● Problem requirements: Write out the records below once more, exactly as they stand.
--- Exercise data ---
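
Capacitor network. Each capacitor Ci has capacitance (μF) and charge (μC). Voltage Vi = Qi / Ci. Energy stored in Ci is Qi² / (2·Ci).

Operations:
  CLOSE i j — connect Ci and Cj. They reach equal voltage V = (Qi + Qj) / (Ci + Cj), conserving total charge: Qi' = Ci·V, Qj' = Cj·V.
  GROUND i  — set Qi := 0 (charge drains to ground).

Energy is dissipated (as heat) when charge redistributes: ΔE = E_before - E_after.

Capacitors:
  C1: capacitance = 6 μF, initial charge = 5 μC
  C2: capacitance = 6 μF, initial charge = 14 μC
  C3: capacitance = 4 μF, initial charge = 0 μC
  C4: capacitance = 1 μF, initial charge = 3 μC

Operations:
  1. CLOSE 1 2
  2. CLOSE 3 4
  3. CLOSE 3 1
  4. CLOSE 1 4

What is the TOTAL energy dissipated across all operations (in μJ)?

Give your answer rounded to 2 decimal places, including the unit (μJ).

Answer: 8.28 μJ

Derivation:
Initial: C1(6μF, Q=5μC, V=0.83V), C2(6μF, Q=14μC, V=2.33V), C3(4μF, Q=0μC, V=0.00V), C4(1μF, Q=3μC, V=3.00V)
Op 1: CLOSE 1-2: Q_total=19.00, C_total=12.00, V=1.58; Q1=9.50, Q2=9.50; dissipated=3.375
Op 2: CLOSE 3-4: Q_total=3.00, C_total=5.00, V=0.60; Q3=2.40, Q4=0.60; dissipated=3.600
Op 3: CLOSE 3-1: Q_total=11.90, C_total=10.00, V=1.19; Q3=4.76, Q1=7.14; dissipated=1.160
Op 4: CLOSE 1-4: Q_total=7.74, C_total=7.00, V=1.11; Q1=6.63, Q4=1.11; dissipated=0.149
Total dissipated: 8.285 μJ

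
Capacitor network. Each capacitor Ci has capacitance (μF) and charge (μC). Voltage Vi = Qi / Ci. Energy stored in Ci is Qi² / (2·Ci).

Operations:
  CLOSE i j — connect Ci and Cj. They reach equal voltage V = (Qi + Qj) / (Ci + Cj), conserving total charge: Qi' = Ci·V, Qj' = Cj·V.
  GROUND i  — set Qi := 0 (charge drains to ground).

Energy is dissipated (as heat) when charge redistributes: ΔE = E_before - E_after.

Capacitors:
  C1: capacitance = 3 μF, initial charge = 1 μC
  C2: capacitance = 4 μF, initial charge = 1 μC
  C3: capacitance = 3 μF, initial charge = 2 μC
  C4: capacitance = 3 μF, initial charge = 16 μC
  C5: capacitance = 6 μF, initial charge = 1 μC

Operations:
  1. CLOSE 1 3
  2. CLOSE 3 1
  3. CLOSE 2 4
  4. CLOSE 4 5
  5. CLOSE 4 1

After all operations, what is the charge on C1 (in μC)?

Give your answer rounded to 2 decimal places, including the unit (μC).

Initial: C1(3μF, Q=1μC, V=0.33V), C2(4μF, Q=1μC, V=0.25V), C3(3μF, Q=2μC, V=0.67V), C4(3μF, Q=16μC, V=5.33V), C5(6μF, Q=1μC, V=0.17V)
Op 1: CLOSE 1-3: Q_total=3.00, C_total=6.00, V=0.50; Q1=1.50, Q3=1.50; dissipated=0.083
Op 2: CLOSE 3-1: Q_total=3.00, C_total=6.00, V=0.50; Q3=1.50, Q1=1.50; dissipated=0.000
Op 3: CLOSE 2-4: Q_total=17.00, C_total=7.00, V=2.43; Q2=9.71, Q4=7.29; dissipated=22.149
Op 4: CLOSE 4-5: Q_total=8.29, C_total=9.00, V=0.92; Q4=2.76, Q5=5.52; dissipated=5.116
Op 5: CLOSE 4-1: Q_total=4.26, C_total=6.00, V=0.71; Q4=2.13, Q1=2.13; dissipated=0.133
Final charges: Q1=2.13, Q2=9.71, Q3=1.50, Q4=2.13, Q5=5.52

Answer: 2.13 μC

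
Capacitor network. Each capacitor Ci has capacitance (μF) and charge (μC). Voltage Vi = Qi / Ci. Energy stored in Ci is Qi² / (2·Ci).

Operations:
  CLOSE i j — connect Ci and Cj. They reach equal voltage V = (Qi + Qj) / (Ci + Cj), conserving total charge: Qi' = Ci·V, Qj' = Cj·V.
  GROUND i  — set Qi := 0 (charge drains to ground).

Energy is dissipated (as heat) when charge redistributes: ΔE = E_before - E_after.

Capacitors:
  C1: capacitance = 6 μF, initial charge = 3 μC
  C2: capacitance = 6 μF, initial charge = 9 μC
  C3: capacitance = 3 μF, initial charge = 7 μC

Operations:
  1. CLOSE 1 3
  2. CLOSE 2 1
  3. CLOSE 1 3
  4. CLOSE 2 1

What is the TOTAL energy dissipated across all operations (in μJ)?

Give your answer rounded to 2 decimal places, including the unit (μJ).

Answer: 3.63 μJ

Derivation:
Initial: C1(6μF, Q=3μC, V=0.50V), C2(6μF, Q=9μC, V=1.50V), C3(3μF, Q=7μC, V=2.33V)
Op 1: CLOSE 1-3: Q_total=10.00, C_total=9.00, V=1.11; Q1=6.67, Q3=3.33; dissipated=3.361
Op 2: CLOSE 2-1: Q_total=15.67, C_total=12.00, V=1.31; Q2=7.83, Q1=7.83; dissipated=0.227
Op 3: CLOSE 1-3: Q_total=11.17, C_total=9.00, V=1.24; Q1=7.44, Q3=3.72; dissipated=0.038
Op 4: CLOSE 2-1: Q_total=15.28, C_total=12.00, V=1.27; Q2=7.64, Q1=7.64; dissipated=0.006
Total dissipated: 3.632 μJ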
---
● Exercise output:
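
Capacitor network. Each capacitor Ci has capacitance (μF) and charge (μC). Voltage Vi = Qi / Ci. Energy stored in Ci is Qi² / (2·Ci).

Operations:
  CLOSE i j — connect Ci and Cj. They reach equal voltage V = (Qi + Qj) / (Ci + Cj), conserving total charge: Qi' = Ci·V, Qj' = Cj·V.
  GROUND i  — set Qi := 0 (charge drains to ground).

Energy is dissipated (as heat) when charge redistributes: ΔE = E_before - E_after.

Capacitors:
  C1: capacitance = 6 μF, initial charge = 5 μC
  C2: capacitance = 6 μF, initial charge = 14 μC
  C3: capacitance = 4 μF, initial charge = 0 μC
  C4: capacitance = 1 μF, initial charge = 3 μC

Operations:
  1. CLOSE 1 2
  2. CLOSE 3 4
  3. CLOSE 3 1
  4. CLOSE 1 4

What is the TOTAL energy dissipated across all operations (in μJ)?

Give your answer rounded to 2 decimal places, including the unit (μJ).

Answer: 8.28 μJ

Derivation:
Initial: C1(6μF, Q=5μC, V=0.83V), C2(6μF, Q=14μC, V=2.33V), C3(4μF, Q=0μC, V=0.00V), C4(1μF, Q=3μC, V=3.00V)
Op 1: CLOSE 1-2: Q_total=19.00, C_total=12.00, V=1.58; Q1=9.50, Q2=9.50; dissipated=3.375
Op 2: CLOSE 3-4: Q_total=3.00, C_total=5.00, V=0.60; Q3=2.40, Q4=0.60; dissipated=3.600
Op 3: CLOSE 3-1: Q_total=11.90, C_total=10.00, V=1.19; Q3=4.76, Q1=7.14; dissipated=1.160
Op 4: CLOSE 1-4: Q_total=7.74, C_total=7.00, V=1.11; Q1=6.63, Q4=1.11; dissipated=0.149
Total dissipated: 8.285 μJ

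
Capacitor network. Each capacitor Ci has capacitance (μF) and charge (μC). Voltage Vi = Qi / Ci. Energy stored in Ci is Qi² / (2·Ci).

Operations:
  CLOSE i j — connect Ci and Cj. They reach equal voltage V = (Qi + Qj) / (Ci + Cj), conserving total charge: Qi' = Ci·V, Qj' = Cj·V.
  GROUND i  — set Qi := 0 (charge drains to ground).

Energy is dissipated (as heat) when charge redistributes: ΔE = E_before - E_after.

Capacitors:
  C1: capacitance = 3 μF, initial charge = 1 μC
  C2: capacitance = 4 μF, initial charge = 1 μC
  C3: capacitance = 3 μF, initial charge = 2 μC
  C4: capacitance = 3 μF, initial charge = 16 μC
  C5: capacitance = 6 μF, initial charge = 1 μC

Operations:
  1. CLOSE 1 3
  2. CLOSE 3 1
  3. CLOSE 2 4
  4. CLOSE 4 5
  5. CLOSE 4 1

After all operations, what is the charge on C1 (in μC)?

Give your answer rounded to 2 decimal places, including the unit (μC).

Initial: C1(3μF, Q=1μC, V=0.33V), C2(4μF, Q=1μC, V=0.25V), C3(3μF, Q=2μC, V=0.67V), C4(3μF, Q=16μC, V=5.33V), C5(6μF, Q=1μC, V=0.17V)
Op 1: CLOSE 1-3: Q_total=3.00, C_total=6.00, V=0.50; Q1=1.50, Q3=1.50; dissipated=0.083
Op 2: CLOSE 3-1: Q_total=3.00, C_total=6.00, V=0.50; Q3=1.50, Q1=1.50; dissipated=0.000
Op 3: CLOSE 2-4: Q_total=17.00, C_total=7.00, V=2.43; Q2=9.71, Q4=7.29; dissipated=22.149
Op 4: CLOSE 4-5: Q_total=8.29, C_total=9.00, V=0.92; Q4=2.76, Q5=5.52; dissipated=5.116
Op 5: CLOSE 4-1: Q_total=4.26, C_total=6.00, V=0.71; Q4=2.13, Q1=2.13; dissipated=0.133
Final charges: Q1=2.13, Q2=9.71, Q3=1.50, Q4=2.13, Q5=5.52

Answer: 2.13 μC

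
Capacitor network. Each capacitor Ci has capacitance (μF) and charge (μC). Voltage Vi = Qi / Ci. Energy stored in Ci is Qi² / (2·Ci).

Operations:
  CLOSE i j — connect Ci and Cj. They reach equal voltage V = (Qi + Qj) / (Ci + Cj), conserving total charge: Qi' = Ci·V, Qj' = Cj·V.
  GROUND i  — set Qi := 0 (charge drains to ground).

Energy is dissipated (as heat) when charge redistributes: ΔE = E_before - E_after.

Capacitors:
  C1: capacitance = 6 μF, initial charge = 3 μC
  C2: capacitance = 6 μF, initial charge = 9 μC
  C3: capacitance = 3 μF, initial charge = 7 μC

Operations:
  1. CLOSE 1 3
  2. CLOSE 2 1
  3. CLOSE 1 3
  4. CLOSE 2 1

What is the TOTAL energy dissipated across all operations (in μJ)?

Give your answer rounded to 2 decimal places, including the unit (μJ).

Answer: 3.63 μJ

Derivation:
Initial: C1(6μF, Q=3μC, V=0.50V), C2(6μF, Q=9μC, V=1.50V), C3(3μF, Q=7μC, V=2.33V)
Op 1: CLOSE 1-3: Q_total=10.00, C_total=9.00, V=1.11; Q1=6.67, Q3=3.33; dissipated=3.361
Op 2: CLOSE 2-1: Q_total=15.67, C_total=12.00, V=1.31; Q2=7.83, Q1=7.83; dissipated=0.227
Op 3: CLOSE 1-3: Q_total=11.17, C_total=9.00, V=1.24; Q1=7.44, Q3=3.72; dissipated=0.038
Op 4: CLOSE 2-1: Q_total=15.28, C_total=12.00, V=1.27; Q2=7.64, Q1=7.64; dissipated=0.006
Total dissipated: 3.632 μJ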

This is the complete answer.